DATA SUPPLIED:
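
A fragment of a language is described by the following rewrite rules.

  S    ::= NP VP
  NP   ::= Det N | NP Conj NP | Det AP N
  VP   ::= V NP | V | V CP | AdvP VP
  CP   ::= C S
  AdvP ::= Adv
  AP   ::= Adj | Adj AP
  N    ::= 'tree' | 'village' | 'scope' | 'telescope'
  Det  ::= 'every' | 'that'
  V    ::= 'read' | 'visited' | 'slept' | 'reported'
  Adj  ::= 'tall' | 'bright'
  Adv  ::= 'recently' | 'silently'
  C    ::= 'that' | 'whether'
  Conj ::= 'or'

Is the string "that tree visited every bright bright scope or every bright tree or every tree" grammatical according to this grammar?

[S [NP [Det that] [N tree]] [VP [V visited] [NP [NP [Det every] [AP [Adj bright] [AP [Adj bright]]] [N scope]] [Conj or] [NP [NP [Det every] [AP [Adj bright]] [N tree]] [Conj or] [NP [Det every] [N tree]]]]]]
The bracketing above is licensed at every node by one of the given productions, with S at the root.

Grammatical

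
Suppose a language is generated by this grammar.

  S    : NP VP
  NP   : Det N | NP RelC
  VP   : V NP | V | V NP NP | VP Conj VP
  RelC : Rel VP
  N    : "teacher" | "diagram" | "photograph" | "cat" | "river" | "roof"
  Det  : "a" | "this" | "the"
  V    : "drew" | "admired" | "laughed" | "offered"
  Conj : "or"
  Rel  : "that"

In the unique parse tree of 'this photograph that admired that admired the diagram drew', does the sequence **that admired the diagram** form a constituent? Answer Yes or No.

[S [NP [NP [NP [Det this] [N photograph]] [RelC [Rel that] [VP [V admired]]]] [RelC [Rel that] [VP [V admired] [NP [Det the] [N diagram]]]]] [VP [V drew]]]
The words 'that admired the diagram' are exhaustively dominated by a single RelC node (built by RelC → Rel VP), so they form a constituent.

Yes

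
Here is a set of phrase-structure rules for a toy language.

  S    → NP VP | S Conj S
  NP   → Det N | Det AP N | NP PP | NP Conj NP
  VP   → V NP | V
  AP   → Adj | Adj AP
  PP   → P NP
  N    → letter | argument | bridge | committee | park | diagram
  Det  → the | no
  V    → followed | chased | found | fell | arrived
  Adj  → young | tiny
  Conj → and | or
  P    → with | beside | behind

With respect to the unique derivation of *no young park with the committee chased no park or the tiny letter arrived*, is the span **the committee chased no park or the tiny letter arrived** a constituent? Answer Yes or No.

[S [S [NP [NP [Det no] [AP [Adj young]] [N park]] [PP [P with] [NP [Det the] [N committee]]]] [VP [V chased] [NP [Det no] [N park]]]] [Conj or] [S [NP [Det the] [AP [Adj tiny]] [N letter]] [VP [V arrived]]]]
The smallest constituent containing 'the committee chased no park or the tiny letter arrived' is the S spanning 'no young park with the committee chased no park or the tiny letter arrived'; no single node in the tree dominates exactly the given words.

No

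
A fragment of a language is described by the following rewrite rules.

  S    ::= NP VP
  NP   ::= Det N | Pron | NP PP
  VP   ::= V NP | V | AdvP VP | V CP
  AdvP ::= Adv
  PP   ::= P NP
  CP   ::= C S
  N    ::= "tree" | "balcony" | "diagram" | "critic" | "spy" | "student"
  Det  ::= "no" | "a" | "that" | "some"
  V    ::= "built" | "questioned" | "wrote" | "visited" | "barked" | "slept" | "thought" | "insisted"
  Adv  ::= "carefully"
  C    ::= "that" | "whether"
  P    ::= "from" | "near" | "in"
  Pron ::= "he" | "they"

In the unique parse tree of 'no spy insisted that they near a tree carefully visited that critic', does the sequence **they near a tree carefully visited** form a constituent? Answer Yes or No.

[S [NP [Det no] [N spy]] [VP [V insisted] [CP [C that] [S [NP [NP [Pron they]] [PP [P near] [NP [Det a] [N tree]]]] [VP [AdvP [Adv carefully]] [VP [V visited] [NP [Det that] [N critic]]]]]]]]
The smallest constituent containing 'they near a tree carefully visited' is the S spanning 'they near a tree carefully visited that critic'; no single node in the tree dominates exactly the given words.

No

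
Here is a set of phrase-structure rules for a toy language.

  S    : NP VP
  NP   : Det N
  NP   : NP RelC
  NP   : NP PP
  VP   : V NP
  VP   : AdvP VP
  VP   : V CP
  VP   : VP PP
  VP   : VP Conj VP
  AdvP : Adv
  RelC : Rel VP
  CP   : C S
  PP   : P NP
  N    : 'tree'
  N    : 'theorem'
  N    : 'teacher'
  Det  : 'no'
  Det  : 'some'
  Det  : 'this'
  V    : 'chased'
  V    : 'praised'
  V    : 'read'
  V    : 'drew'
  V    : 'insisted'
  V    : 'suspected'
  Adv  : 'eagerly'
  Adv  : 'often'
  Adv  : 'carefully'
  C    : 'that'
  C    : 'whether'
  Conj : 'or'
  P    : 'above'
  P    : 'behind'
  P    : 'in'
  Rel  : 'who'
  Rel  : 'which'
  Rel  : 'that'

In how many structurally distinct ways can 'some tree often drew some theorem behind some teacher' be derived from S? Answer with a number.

3

Two of the 3 distinct bracketings:
[S [NP [Det some] [N tree]] [VP [AdvP [Adv often]] [VP [V drew] [NP [NP [Det some] [N theorem]] [PP [P behind] [NP [Det some] [N teacher]]]]]]]
[S [NP [Det some] [N tree]] [VP [AdvP [Adv often]] [VP [VP [V drew] [NP [Det some] [N theorem]]] [PP [P behind] [NP [Det some] [N teacher]]]]]]
The difference turns on whether NP → NP PP is used at the relevant span, versus an alternative expansion of NP.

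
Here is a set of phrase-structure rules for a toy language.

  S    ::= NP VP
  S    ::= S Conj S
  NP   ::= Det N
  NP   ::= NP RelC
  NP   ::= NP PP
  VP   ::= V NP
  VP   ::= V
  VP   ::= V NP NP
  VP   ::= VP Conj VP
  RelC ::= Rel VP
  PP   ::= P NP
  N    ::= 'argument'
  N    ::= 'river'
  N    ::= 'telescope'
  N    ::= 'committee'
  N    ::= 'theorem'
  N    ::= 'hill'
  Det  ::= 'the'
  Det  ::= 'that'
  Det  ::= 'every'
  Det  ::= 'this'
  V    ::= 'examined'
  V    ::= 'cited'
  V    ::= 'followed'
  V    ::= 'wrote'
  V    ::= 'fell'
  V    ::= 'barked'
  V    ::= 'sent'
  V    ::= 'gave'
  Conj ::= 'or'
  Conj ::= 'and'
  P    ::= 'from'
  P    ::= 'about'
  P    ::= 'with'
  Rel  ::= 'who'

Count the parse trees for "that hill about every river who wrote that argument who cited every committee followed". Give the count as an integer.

Two of the 7 distinct bracketings:
[S [NP [NP [NP [Det that] [N hill]] [PP [P about] [NP [Det every] [N river]]]] [RelC [Rel who] [VP [V wrote] [NP [NP [Det that] [N argument]] [RelC [Rel who] [VP [V cited] [NP [Det every] [N committee]]]]]]]] [VP [V followed]]]
[S [NP [NP [NP [Det that] [N hill]] [PP [P about] [NP [Det every] [N river]]]] [RelC [Rel who] [VP [V wrote] [NP [NP [Det that] [N argument]] [RelC [Rel who] [VP [V cited]]]] [NP [Det every] [N committee]]]]] [VP [V followed]]]
The difference turns on whether VP → V NP is used at the relevant span, versus an alternative expansion of VP.

7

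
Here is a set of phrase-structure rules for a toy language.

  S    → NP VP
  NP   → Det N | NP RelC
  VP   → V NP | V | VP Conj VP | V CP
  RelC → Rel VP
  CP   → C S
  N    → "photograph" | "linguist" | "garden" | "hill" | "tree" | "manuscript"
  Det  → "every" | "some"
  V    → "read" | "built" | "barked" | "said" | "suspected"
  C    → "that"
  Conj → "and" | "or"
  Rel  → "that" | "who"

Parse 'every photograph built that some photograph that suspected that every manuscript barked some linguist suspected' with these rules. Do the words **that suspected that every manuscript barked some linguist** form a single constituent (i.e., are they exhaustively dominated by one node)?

[S [NP [Det every] [N photograph]] [VP [V built] [CP [C that] [S [NP [NP [Det some] [N photograph]] [RelC [Rel that] [VP [V suspected] [CP [C that] [S [NP [Det every] [N manuscript]] [VP [V barked] [NP [Det some] [N linguist]]]]]]]] [VP [V suspected]]]]]]
The words 'that suspected that every manuscript barked some linguist' are exhaustively dominated by a single RelC node (built by RelC → Rel VP), so they form a constituent.

Yes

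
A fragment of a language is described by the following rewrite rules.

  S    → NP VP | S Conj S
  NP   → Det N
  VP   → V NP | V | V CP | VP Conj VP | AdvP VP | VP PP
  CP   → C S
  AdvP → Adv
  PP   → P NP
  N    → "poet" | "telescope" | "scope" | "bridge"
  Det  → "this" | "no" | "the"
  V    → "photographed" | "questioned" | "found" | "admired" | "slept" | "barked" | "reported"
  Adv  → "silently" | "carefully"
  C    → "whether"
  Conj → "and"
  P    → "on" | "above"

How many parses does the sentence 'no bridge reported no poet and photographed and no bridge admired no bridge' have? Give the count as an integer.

[S [S [NP [Det no] [N bridge]] [VP [VP [V reported] [NP [Det no] [N poet]]] [Conj and] [VP [V photographed]]]] [Conj and] [S [NP [Det no] [N bridge]] [VP [V admired] [NP [Det no] [N bridge]]]]]
No rule offers an alternative attachment or grouping for any span, so this is the only derivation.

1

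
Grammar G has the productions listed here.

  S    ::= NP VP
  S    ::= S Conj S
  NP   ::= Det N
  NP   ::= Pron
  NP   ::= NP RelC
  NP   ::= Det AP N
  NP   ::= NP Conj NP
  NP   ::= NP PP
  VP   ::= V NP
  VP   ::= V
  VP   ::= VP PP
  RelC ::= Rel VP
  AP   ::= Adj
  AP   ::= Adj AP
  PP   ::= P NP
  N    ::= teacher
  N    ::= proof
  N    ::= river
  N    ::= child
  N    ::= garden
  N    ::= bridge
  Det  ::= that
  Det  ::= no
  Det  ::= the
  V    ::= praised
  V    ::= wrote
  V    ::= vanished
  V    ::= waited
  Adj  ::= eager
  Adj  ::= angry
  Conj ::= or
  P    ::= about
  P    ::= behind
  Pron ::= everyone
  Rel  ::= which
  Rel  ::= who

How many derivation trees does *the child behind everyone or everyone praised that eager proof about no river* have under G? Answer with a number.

4

Two of the 4 distinct bracketings:
[S [NP [NP [NP [Det the] [N child]] [PP [P behind] [NP [Pron everyone]]]] [Conj or] [NP [Pron everyone]]] [VP [V praised] [NP [NP [Det that] [AP [Adj eager]] [N proof]] [PP [P about] [NP [Det no] [N river]]]]]]
[S [NP [NP [NP [Det the] [N child]] [PP [P behind] [NP [Pron everyone]]]] [Conj or] [NP [Pron everyone]]] [VP [VP [V praised] [NP [Det that] [AP [Adj eager]] [N proof]]] [PP [P about] [NP [Det no] [N river]]]]]
The difference turns on whether VP → VP PP is used at the relevant span, versus an alternative expansion of VP.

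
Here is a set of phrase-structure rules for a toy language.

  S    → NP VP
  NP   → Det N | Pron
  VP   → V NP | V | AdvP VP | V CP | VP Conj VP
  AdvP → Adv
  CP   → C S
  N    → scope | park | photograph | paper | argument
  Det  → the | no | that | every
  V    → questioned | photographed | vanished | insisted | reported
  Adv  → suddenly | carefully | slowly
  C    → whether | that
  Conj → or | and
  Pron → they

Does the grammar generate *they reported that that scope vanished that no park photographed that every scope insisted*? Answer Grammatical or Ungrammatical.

S
  NP
    Pron: they
  VP
    V: reported
    CP
      C: that
      S
        NP
          Det: that
          N: scope
        VP
          V: vanished
          CP
            C: that
            S
              NP
                Det: no
                N: park
              VP
                V: photographed
                CP
                  C: that
                  S
                    NP
                      Det: every
                      N: scope
                    VP
                      V: insisted
Every word is introduced by a lexical rule and the phrasal rules combine the resulting categories into a single S.

Grammatical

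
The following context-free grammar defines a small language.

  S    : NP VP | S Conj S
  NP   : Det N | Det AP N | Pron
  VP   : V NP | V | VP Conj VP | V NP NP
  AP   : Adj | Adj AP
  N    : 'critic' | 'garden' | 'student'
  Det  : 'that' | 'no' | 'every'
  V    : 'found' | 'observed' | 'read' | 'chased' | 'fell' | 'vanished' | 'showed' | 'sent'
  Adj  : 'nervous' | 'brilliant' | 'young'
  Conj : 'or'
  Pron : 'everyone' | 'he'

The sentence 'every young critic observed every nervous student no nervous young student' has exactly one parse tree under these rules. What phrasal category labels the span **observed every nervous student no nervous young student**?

VP

S
  NP
    Det: every
    AP
      Adj: young
    N: critic
  VP
    V: observed
    NP
      Det: every
      AP
        Adj: nervous
      N: student
    NP
      Det: no
      AP
        Adj: nervous
        AP
          Adj: young
      N: student
The span 'observed every nervous student no nervous young student' is the VP node built by VP → V NP NP.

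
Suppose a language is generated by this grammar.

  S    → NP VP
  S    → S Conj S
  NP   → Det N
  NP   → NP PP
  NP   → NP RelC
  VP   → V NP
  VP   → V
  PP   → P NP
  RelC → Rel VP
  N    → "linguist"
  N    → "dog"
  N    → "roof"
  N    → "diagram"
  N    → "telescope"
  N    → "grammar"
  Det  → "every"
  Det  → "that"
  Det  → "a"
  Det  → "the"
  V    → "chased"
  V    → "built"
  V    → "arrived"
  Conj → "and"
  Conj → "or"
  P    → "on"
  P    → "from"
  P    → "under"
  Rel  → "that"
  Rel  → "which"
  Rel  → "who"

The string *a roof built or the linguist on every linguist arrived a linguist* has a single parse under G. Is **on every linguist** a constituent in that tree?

[S [S [NP [Det a] [N roof]] [VP [V built]]] [Conj or] [S [NP [NP [Det the] [N linguist]] [PP [P on] [NP [Det every] [N linguist]]]] [VP [V arrived] [NP [Det a] [N linguist]]]]]
The words 'on every linguist' are exhaustively dominated by a single PP node (built by PP → P NP), so they form a constituent.

Yes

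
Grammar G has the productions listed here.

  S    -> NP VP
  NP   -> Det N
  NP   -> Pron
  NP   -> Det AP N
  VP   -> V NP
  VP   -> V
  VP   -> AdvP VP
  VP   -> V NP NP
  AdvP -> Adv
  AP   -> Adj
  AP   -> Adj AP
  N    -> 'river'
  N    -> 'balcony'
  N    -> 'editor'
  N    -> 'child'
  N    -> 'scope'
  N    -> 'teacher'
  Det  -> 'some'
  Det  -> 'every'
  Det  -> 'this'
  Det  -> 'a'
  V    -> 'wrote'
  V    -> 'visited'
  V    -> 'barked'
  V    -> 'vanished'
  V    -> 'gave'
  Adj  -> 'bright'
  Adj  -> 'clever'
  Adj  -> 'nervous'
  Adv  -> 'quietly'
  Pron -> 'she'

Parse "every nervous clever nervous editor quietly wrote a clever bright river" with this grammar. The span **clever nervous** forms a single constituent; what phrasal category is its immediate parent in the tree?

S
  NP
    Det: every
    AP
      Adj: nervous
      AP
        Adj: clever
        AP
          Adj: nervous
    N: editor
  VP
    AdvP
      Adv: quietly
    VP
      V: wrote
      NP
        Det: a
        AP
          Adj: clever
          AP
            Adj: bright
        N: river
The span 'clever nervous' is the AP node built by AP → Adj AP.
Its mother is the AP built by AP → Adj AP.

AP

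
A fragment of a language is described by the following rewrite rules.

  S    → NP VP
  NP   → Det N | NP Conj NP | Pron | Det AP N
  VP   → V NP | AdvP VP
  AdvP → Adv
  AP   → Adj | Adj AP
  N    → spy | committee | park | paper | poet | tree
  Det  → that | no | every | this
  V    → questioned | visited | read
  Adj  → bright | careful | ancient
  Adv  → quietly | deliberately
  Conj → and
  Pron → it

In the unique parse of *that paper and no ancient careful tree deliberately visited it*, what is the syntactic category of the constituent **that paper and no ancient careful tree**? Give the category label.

S
  NP
    NP
      Det: that
      N: paper
    Conj: and
    NP
      Det: no
      AP
        Adj: ancient
        AP
          Adj: careful
      N: tree
  VP
    AdvP
      Adv: deliberately
    VP
      V: visited
      NP
        Pron: it
The span 'that paper and no ancient careful tree' is the NP node built by NP → NP Conj NP.

NP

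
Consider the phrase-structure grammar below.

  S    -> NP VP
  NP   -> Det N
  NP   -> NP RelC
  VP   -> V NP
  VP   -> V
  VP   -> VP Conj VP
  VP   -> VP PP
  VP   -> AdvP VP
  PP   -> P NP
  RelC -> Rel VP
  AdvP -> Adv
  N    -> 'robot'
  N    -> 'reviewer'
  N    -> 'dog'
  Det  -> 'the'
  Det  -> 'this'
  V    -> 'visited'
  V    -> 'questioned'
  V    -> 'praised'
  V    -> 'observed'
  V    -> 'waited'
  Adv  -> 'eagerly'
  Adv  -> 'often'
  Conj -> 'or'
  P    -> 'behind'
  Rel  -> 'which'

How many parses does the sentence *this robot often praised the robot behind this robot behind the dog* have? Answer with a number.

3

Two of the 3 distinct bracketings:
[S [NP [Det this] [N robot]] [VP [VP [VP [AdvP [Adv often]] [VP [V praised] [NP [Det the] [N robot]]]] [PP [P behind] [NP [Det this] [N robot]]]] [PP [P behind] [NP [Det the] [N dog]]]]]
[S [NP [Det this] [N robot]] [VP [VP [AdvP [Adv often]] [VP [VP [V praised] [NP [Det the] [N robot]]] [PP [P behind] [NP [Det this] [N robot]]]]] [PP [P behind] [NP [Det the] [N dog]]]]]
The trees differ in how a recursive rule is bracketed over the same span.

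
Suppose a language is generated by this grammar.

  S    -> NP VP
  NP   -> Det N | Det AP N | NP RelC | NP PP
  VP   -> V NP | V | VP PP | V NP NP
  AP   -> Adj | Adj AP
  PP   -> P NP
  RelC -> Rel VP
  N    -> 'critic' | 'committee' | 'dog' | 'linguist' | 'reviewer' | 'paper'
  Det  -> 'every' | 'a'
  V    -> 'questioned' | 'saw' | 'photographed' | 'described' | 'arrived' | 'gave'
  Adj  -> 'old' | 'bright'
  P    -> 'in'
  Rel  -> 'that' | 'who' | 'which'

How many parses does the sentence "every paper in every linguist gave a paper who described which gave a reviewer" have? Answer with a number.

2

The two bracketings:
[S [NP [NP [Det every] [N paper]] [PP [P in] [NP [Det every] [N linguist]]]] [VP [V gave] [NP [NP [NP [Det a] [N paper]] [RelC [Rel who] [VP [V described]]]] [RelC [Rel which] [VP [V gave] [NP [Det a] [N reviewer]]]]]]]
[S [NP [NP [Det every] [N paper]] [PP [P in] [NP [Det every] [N linguist]]]] [VP [V gave] [NP [NP [NP [Det a] [N paper]] [RelC [Rel who] [VP [V described]]]] [RelC [Rel which] [VP [V gave]]]] [NP [Det a] [N reviewer]]]]
The difference turns on whether VP → V NP is used at the relevant span, versus an alternative expansion of VP.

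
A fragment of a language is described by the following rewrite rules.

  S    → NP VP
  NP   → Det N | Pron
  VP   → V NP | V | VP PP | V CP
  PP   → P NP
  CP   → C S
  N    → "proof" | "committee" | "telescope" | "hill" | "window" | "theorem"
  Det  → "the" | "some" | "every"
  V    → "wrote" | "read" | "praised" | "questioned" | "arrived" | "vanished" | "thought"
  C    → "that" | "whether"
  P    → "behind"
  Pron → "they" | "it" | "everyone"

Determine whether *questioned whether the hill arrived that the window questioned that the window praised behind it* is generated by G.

For S → NP VP, no prefix of the string parses as an NP.

Ungrammatical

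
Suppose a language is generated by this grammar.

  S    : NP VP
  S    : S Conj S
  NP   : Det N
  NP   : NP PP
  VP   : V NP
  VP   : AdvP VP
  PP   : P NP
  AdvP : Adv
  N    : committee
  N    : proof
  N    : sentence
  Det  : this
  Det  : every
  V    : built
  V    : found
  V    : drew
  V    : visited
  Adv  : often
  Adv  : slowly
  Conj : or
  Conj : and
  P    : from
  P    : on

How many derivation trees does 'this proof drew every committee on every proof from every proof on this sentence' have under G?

Two of the 5 distinct bracketings:
[S [NP [Det this] [N proof]] [VP [V drew] [NP [NP [Det every] [N committee]] [PP [P on] [NP [NP [Det every] [N proof]] [PP [P from] [NP [NP [Det every] [N proof]] [PP [P on] [NP [Det this] [N sentence]]]]]]]]]]
[S [NP [Det this] [N proof]] [VP [V drew] [NP [NP [Det every] [N committee]] [PP [P on] [NP [NP [NP [Det every] [N proof]] [PP [P from] [NP [Det every] [N proof]]]] [PP [P on] [NP [Det this] [N sentence]]]]]]]]
The trees differ in how a recursive rule is bracketed over the same span.

5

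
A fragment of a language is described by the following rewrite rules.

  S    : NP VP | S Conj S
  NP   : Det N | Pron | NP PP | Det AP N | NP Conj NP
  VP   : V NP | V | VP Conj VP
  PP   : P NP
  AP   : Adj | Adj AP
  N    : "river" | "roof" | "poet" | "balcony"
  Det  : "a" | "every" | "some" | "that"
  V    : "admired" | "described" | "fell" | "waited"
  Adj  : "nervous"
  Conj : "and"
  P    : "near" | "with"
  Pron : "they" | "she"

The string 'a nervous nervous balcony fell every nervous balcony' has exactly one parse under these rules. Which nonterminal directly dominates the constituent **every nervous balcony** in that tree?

VP

[S [NP [Det a] [AP [Adj nervous] [AP [Adj nervous]]] [N balcony]] [VP [V fell] [NP [Det every] [AP [Adj nervous]] [N balcony]]]]
The span 'every nervous balcony' is the NP node built by NP → Det AP N.
Its mother is the VP built by VP → V NP.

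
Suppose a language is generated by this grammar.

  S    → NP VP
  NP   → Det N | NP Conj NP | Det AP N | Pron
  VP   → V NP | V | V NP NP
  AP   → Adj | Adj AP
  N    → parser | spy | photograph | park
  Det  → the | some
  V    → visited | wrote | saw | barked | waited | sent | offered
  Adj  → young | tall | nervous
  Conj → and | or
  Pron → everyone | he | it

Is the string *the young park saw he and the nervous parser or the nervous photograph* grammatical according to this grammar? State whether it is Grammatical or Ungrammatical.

Grammatical

[S [NP [Det the] [AP [Adj young]] [N park]] [VP [V saw] [NP [NP [Pron he]] [Conj and] [NP [NP [Det the] [AP [Adj nervous]] [N parser]] [Conj or] [NP [Det the] [AP [Adj nervous]] [N photograph]]]]]]
Every word is introduced by a lexical rule and the phrasal rules combine the resulting categories into a single S.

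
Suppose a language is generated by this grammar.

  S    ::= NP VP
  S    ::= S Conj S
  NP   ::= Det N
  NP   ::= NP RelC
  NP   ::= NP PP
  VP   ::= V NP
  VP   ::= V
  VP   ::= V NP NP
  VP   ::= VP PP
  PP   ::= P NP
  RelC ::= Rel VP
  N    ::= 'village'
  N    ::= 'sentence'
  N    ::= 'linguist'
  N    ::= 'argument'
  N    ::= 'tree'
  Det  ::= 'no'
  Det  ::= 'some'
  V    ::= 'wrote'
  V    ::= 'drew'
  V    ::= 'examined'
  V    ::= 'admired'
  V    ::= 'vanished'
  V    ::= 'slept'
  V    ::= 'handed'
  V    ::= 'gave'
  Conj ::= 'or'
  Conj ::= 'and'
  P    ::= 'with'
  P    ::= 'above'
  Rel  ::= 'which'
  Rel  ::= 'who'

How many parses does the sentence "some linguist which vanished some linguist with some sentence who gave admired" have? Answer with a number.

7

Two of the 7 distinct bracketings:
[S [NP [NP [Det some] [N linguist]] [RelC [Rel which] [VP [V vanished] [NP [NP [NP [Det some] [N linguist]] [PP [P with] [NP [Det some] [N sentence]]]] [RelC [Rel who] [VP [V gave]]]]]]] [VP [V admired]]]
[S [NP [NP [Det some] [N linguist]] [RelC [Rel which] [VP [V vanished] [NP [NP [Det some] [N linguist]] [PP [P with] [NP [NP [Det some] [N sentence]] [RelC [Rel who] [VP [V gave]]]]]]]]] [VP [V admired]]]
The trees differ in how a recursive rule is bracketed over the same span.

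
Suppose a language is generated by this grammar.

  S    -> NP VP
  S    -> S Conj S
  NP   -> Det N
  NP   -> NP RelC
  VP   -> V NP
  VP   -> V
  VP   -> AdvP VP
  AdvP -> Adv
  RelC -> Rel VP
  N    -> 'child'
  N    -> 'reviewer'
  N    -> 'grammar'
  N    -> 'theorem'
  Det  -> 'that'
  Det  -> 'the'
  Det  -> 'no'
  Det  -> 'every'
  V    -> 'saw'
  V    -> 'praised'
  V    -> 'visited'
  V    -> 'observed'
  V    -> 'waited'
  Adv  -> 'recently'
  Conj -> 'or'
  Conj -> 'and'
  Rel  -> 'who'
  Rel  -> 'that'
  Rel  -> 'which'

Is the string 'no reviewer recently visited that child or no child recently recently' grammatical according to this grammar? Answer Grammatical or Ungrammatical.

Ungrammatical

For S → NP VP, the only prefix that parses as NP is 'no reviewer', but the remainder 'recently visited that child or no child recently recently' is not a VP under these rules. The alternative S rule S → S Conj S likewise has no satisfying split.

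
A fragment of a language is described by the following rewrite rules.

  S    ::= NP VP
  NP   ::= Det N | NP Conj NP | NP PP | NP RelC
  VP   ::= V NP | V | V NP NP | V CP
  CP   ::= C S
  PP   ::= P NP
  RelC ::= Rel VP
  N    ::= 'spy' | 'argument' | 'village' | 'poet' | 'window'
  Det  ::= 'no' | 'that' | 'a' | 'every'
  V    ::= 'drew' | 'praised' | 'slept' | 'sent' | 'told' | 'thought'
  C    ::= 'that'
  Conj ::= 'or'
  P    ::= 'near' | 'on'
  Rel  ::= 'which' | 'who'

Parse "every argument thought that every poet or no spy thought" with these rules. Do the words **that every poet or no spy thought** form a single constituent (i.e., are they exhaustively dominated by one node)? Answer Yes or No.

Yes

[S [NP [Det every] [N argument]] [VP [V thought] [CP [C that] [S [NP [NP [Det every] [N poet]] [Conj or] [NP [Det no] [N spy]]] [VP [V thought]]]]]]
The words 'that every poet or no spy thought' are exhaustively dominated by a single CP node (built by CP → C S), so they form a constituent.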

WHAT YOU HAVE TO DO: Lines holding the word "read" should be copied from the entries above.

WORKED SOLUTION:
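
  V    ::= 'read' | 'visited' | 'slept' | 'reported'
  V    : 'read'
  V    → "read" | "built" | "barked" | "said" | "suspected"
  V    : 'found' | 'observed' | 'read' | 'chased' | 'fell' | 'vanished' | 'showed' | 'sent'
  V    → questioned | visited | read
  V    → "wrote" | "read" | "praised" | "questioned" | "arrived" | "vanished" | "thought"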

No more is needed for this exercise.